● EXTRACTED INFORMATION
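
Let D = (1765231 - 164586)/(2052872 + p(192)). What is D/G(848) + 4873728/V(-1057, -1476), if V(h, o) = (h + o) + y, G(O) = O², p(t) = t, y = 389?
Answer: -224856528587004209/98916557821952 ≈ -2273.2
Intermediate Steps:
V(h, o) = 389 + h + o (V(h, o) = (h + o) + 389 = 389 + h + o)
D = 1600645/2053064 (D = (1765231 - 164586)/(2052872 + 192) = 1600645/2053064 ≈ 0.77964)
D/G(848) + 4873728/V(-1057, -1476) = 1600645/(2053064*(848²)) + 4873728/(389 - 1057 - 1476) = (1600645/2053064)/719104 + 4873728/(-2144) = (1600645/2053064)*(1/719104) + 4873728*(-1/2144) = 1600645/1476366534656 - 152304/67 = -224856528587004209/98916557821952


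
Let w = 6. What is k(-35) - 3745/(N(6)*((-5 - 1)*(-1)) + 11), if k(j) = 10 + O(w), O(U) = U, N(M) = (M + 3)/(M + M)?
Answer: -6994/31 ≈ -225.61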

● WHAT IS EXPECTED
Retype every line up to and including the one that contains "Answer: -224856528587004209/98916557821952 ≈", beginning at the first line of the records, with no edits.

● RESULT
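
Let D = (1765231 - 164586)/(2052872 + p(192)). What is D/G(848) + 4873728/V(-1057, -1476), if V(h, o) = (h + o) + y, G(O) = O², p(t) = t, y = 389?
Answer: -224856528587004209/98916557821952 ≈ -2273.2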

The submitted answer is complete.